EXERCISE GOAL> Under this line are the records; write out word for word the part that begins at the line containing "fn price_opt(x, y)" and ends at the line containing "Is price_opt equivalent", and no more.

DATA FOR PROCESSING>
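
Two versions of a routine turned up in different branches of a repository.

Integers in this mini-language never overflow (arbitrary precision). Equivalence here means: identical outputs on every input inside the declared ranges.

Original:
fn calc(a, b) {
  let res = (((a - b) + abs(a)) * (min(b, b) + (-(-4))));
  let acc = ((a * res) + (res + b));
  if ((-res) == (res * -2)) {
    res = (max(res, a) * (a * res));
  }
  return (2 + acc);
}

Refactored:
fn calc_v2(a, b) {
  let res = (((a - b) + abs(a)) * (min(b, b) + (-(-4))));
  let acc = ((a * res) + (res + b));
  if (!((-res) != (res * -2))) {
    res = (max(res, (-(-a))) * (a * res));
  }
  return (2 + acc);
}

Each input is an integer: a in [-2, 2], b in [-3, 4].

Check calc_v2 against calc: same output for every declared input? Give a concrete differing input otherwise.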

* * *

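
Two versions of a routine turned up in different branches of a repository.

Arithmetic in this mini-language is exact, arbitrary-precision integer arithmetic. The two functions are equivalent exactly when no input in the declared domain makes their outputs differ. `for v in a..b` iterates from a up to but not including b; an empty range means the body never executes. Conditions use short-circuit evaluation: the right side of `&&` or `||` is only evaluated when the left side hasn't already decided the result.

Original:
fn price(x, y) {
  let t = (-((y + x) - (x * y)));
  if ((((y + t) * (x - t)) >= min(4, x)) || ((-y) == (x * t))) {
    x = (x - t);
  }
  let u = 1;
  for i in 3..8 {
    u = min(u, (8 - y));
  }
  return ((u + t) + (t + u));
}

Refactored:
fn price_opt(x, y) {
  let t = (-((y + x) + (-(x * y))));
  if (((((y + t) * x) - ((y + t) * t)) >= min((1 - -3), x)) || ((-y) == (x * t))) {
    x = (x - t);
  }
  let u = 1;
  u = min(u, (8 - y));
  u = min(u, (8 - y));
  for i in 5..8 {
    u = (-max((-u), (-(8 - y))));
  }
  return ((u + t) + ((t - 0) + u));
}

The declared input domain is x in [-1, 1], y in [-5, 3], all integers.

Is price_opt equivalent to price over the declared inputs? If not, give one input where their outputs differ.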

EXERCISE SOLUTION>
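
fn price_opt(x, y) {
  let t = (-((y + x) + (-(x * y))));
  if (((((y + t) * x) - ((y + t) * t)) >= min((1 - -3), x)) || ((-y) == (x * t))) {
    x = (x - t);
  }
  let u = 1;
  u = min(u, (8 - y));
  u = min(u, (8 - y));
  for i in 5..8 {
    u = (-max((-u), (-(8 - y))));
  }
  return ((u + t) + ((t - 0) + u));
}

The declared input domain is x in [-1, 1], y in [-5, 3], all integers.

Is price_opt equivalent to price over the declared inputs? If not, give one input where their outputs differ.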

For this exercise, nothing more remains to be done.